* **What is required**:
Word for word, copy each record that comes after this.

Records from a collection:
================

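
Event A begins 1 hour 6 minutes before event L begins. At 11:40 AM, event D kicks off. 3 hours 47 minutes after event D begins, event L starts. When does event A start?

2:21 PM

Event L starts at 11:40 AM + 227 min = 3:27 PM.
Event A starts at 3:27 PM − 66 min = 2:21 PM.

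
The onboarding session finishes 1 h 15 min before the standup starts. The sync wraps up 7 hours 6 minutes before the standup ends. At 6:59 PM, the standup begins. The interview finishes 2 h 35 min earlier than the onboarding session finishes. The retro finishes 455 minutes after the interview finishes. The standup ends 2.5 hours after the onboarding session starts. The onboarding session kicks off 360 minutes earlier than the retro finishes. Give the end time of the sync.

12:08 PM

The onboarding session ends at 6:59 PM − 75 min = 5:44 PM.
The interview ends at 5:44 PM − 155 min = 3:09 PM.
The retro ends at 3:09 PM + 455 min = 10:44 PM.
The onboarding session starts at 10:44 PM − 360 min = 4:44 PM.
The standup ends at 4:44 PM + 150 min = 7:14 PM.
The sync ends at 7:14 PM − 426 min = 12:08 PM.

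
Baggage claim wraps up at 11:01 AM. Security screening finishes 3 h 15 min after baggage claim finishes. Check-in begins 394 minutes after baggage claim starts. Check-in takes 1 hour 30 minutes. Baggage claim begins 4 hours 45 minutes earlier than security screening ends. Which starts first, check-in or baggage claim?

Security screening ends at 11:01 AM + 195 min = 2:16 PM.
Baggage claim starts at 2:16 PM − 285 min = 9:31 AM.
Check-in starts at 9:31 AM + 394 min = 4:05 PM.
Check-in starts at 4:05 PM and baggage claim starts at 9:31 AM, so baggage claim is first.

baggage claim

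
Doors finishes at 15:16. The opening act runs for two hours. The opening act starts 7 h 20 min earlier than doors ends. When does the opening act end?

09:56

The opening act starts at 15:16 − 440 min = 07:56.
The opening act ends at 07:56 + 120 min = 09:56.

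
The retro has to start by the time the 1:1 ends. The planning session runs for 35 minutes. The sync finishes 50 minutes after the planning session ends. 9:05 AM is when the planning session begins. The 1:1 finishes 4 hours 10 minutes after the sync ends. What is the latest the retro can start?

The planning session ends at 9:05 AM + 35 min = 9:40 AM.
The sync ends at 9:40 AM + 50 min = 10:30 AM.
The 1:1 ends at 10:30 AM + 250 min = 2:40 PM.
The retro is bounded by the 1:1, so the latest it can start is 2:40 PM.

2:40 PM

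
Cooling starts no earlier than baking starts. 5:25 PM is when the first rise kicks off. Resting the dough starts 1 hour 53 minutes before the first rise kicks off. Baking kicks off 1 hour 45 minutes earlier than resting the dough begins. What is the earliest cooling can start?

1:47 PM

Resting the dough starts at 5:25 PM − 113 min = 3:32 PM.
Baking starts at 3:32 PM − 105 min = 1:47 PM.
Cooling is bounded by baking, so the earliest it can start is 1:47 PM.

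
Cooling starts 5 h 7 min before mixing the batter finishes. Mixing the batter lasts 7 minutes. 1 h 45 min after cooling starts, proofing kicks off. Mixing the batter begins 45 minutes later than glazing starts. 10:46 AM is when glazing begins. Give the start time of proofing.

Mixing the batter starts at 10:46 AM + 45 min = 11:31 AM.
Mixing the batter ends at 11:31 AM + 7 min = 11:38 AM.
Cooling starts at 11:38 AM − 307 min = 6:31 AM.
Proofing starts at 6:31 AM + 105 min = 8:16 AM.

8:16 AM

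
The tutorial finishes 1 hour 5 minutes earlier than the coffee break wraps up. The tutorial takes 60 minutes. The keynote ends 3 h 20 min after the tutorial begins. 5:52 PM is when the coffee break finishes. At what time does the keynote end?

The tutorial ends at 5:52 PM − 65 min = 4:47 PM.
The tutorial starts at 4:47 PM − 60 min = 3:47 PM.
The keynote ends at 3:47 PM + 200 min = 7:07 PM.

7:07 PM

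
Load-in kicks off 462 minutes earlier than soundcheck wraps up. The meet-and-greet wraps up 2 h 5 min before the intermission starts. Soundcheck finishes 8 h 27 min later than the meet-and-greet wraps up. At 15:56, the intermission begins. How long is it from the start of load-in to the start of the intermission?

1 h 20 min

The meet-and-greet ends at 15:56 − 125 min = 13:51.
Soundcheck ends at 13:51 + 507 min = 22:18.
Load-in starts at 22:18 − 462 min = 14:36.
From 14:36 to 15:56 is 1 h 20 min.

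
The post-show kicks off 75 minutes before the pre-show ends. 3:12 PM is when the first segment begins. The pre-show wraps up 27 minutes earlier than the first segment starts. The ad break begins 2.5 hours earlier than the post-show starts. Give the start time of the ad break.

The pre-show ends at 3:12 PM − 27 min = 2:45 PM.
The post-show starts at 2:45 PM − 75 min = 1:30 PM.
The ad break starts at 1:30 PM − 150 min = 11:00 AM.

11:00 AM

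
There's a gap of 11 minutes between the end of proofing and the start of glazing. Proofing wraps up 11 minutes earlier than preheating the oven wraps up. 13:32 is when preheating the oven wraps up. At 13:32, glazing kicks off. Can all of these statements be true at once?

Proofing ends at 13:32 − 11 min = 13:21.
Glazing starts at 13:21 + 11 min = 13:32.
That matches the stated 13:32, so the schedule is consistent.

Yes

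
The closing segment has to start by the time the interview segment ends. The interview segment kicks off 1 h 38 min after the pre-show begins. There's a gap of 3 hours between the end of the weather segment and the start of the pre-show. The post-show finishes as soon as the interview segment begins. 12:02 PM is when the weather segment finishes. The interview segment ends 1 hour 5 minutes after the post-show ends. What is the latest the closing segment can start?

The pre-show starts at 12:02 PM + 180 min = 3:02 PM.
The interview segment starts at 3:02 PM + 98 min = 4:40 PM.
So the post-show ends at 4:40 PM.
The interview segment ends at 4:40 PM + 65 min = 5:45 PM.
The closing segment is bounded by the interview segment, so the latest it can start is 5:45 PM.

5:45 PM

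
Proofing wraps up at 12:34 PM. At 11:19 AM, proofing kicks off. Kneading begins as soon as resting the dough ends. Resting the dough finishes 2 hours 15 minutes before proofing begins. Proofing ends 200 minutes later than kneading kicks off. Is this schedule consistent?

No

Resting the dough ends at 11:19 AM − 135 min = 9:04 AM.
So kneading starts at 9:04 AM.
Proofing ends at 9:04 AM + 200 min = 12:24 PM.
But proofing is also said to end at 12:34 PM — a 10-minute conflict.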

================

* **Result**:
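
Event A begins 1 hour 6 minutes before event L begins. At 11:40 AM, event D kicks off. 3 hours 47 minutes after event D begins, event L starts. When does event A start?

2:21 PM

Event L starts at 11:40 AM + 227 min = 3:27 PM.
Event A starts at 3:27 PM − 66 min = 2:21 PM.

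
The onboarding session finishes 1 h 15 min before the standup starts. The sync wraps up 7 hours 6 minutes before the standup ends. At 6:59 PM, the standup begins. The interview finishes 2 h 35 min earlier than the onboarding session finishes. The retro finishes 455 minutes after the interview finishes. The standup ends 2.5 hours after the onboarding session starts. The onboarding session kicks off 360 minutes earlier than the retro finishes. Give the end time of the sync.

12:08 PM

The onboarding session ends at 6:59 PM − 75 min = 5:44 PM.
The interview ends at 5:44 PM − 155 min = 3:09 PM.
The retro ends at 3:09 PM + 455 min = 10:44 PM.
The onboarding session starts at 10:44 PM − 360 min = 4:44 PM.
The standup ends at 4:44 PM + 150 min = 7:14 PM.
The sync ends at 7:14 PM − 426 min = 12:08 PM.

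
Baggage claim wraps up at 11:01 AM. Security screening finishes 3 h 15 min after baggage claim finishes. Check-in begins 394 minutes after baggage claim starts. Check-in takes 1 hour 30 minutes. Baggage claim begins 4 hours 45 minutes earlier than security screening ends. Which starts first, check-in or baggage claim?

Security screening ends at 11:01 AM + 195 min = 2:16 PM.
Baggage claim starts at 2:16 PM − 285 min = 9:31 AM.
Check-in starts at 9:31 AM + 394 min = 4:05 PM.
Check-in starts at 4:05 PM and baggage claim starts at 9:31 AM, so baggage claim is first.

baggage claim

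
Doors finishes at 15:16. The opening act runs for two hours. The opening act starts 7 h 20 min earlier than doors ends. When does the opening act end?

09:56

The opening act starts at 15:16 − 440 min = 07:56.
The opening act ends at 07:56 + 120 min = 09:56.

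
The retro has to start by the time the 1:1 ends. The planning session runs for 35 minutes. The sync finishes 50 minutes after the planning session ends. 9:05 AM is when the planning session begins. The 1:1 finishes 4 hours 10 minutes after the sync ends. What is the latest the retro can start?

The planning session ends at 9:05 AM + 35 min = 9:40 AM.
The sync ends at 9:40 AM + 50 min = 10:30 AM.
The 1:1 ends at 10:30 AM + 250 min = 2:40 PM.
The retro is bounded by the 1:1, so the latest it can start is 2:40 PM.

2:40 PM

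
Cooling starts no earlier than baking starts. 5:25 PM is when the first rise kicks off. Resting the dough starts 1 hour 53 minutes before the first rise kicks off. Baking kicks off 1 hour 45 minutes earlier than resting the dough begins. What is the earliest cooling can start?

1:47 PM

Resting the dough starts at 5:25 PM − 113 min = 3:32 PM.
Baking starts at 3:32 PM − 105 min = 1:47 PM.
Cooling is bounded by baking, so the earliest it can start is 1:47 PM.

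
Cooling starts 5 h 7 min before mixing the batter finishes. Mixing the batter lasts 7 minutes. 1 h 45 min after cooling starts, proofing kicks off. Mixing the batter begins 45 minutes later than glazing starts. 10:46 AM is when glazing begins. Give the start time of proofing.

Mixing the batter starts at 10:46 AM + 45 min = 11:31 AM.
Mixing the batter ends at 11:31 AM + 7 min = 11:38 AM.
Cooling starts at 11:38 AM − 307 min = 6:31 AM.
Proofing starts at 6:31 AM + 105 min = 8:16 AM.

8:16 AM

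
The tutorial finishes 1 hour 5 minutes earlier than the coffee break wraps up. The tutorial takes 60 minutes. The keynote ends 3 h 20 min after the tutorial begins. 5:52 PM is when the coffee break finishes. At what time does the keynote end?

The tutorial ends at 5:52 PM − 65 min = 4:47 PM.
The tutorial starts at 4:47 PM − 60 min = 3:47 PM.
The keynote ends at 3:47 PM + 200 min = 7:07 PM.

7:07 PM

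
Load-in kicks off 462 minutes earlier than soundcheck wraps up. The meet-and-greet wraps up 2 h 5 min before the intermission starts. Soundcheck finishes 8 h 27 min later than the meet-and-greet wraps up. At 15:56, the intermission begins. How long is it from the start of load-in to the start of the intermission?

1 h 20 min

The meet-and-greet ends at 15:56 − 125 min = 13:51.
Soundcheck ends at 13:51 + 507 min = 22:18.
Load-in starts at 22:18 − 462 min = 14:36.
From 14:36 to 15:56 is 1 h 20 min.

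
The post-show kicks off 75 minutes before the pre-show ends. 3:12 PM is when the first segment begins. The pre-show wraps up 27 minutes earlier than the first segment starts. The ad break begins 2.5 hours earlier than the post-show starts. Give the start time of the ad break.

The pre-show ends at 3:12 PM − 27 min = 2:45 PM.
The post-show starts at 2:45 PM − 75 min = 1:30 PM.
The ad break starts at 1:30 PM − 150 min = 11:00 AM.

11:00 AM

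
There's a gap of 11 minutes between the end of proofing and the start of glazing. Proofing wraps up 11 minutes earlier than preheating the oven wraps up. 13:32 is when preheating the oven wraps up. At 13:32, glazing kicks off. Can all of these statements be true at once?

Proofing ends at 13:32 − 11 min = 13:21.
Glazing starts at 13:21 + 11 min = 13:32.
That matches the stated 13:32, so the schedule is consistent.

Yes

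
The closing segment has to start by the time the interview segment ends. The interview segment kicks off 1 h 38 min after the pre-show begins. There's a gap of 3 hours between the end of the weather segment and the start of the pre-show. The post-show finishes as soon as the interview segment begins. 12:02 PM is when the weather segment finishes. The interview segment ends 1 hour 5 minutes after the post-show ends. What is the latest the closing segment can start?

The pre-show starts at 12:02 PM + 180 min = 3:02 PM.
The interview segment starts at 3:02 PM + 98 min = 4:40 PM.
So the post-show ends at 4:40 PM.
The interview segment ends at 4:40 PM + 65 min = 5:45 PM.
The closing segment is bounded by the interview segment, so the latest it can start is 5:45 PM.

5:45 PM

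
Proofing wraps up at 12:34 PM. At 11:19 AM, proofing kicks off. Kneading begins as soon as resting the dough ends. Resting the dough finishes 2 hours 15 minutes before proofing begins. Proofing ends 200 minutes later than kneading kicks off. Is this schedule consistent?

No

Resting the dough ends at 11:19 AM − 135 min = 9:04 AM.
So kneading starts at 9:04 AM.
Proofing ends at 9:04 AM + 200 min = 12:24 PM.
But proofing is also said to end at 12:34 PM — a 10-minute conflict.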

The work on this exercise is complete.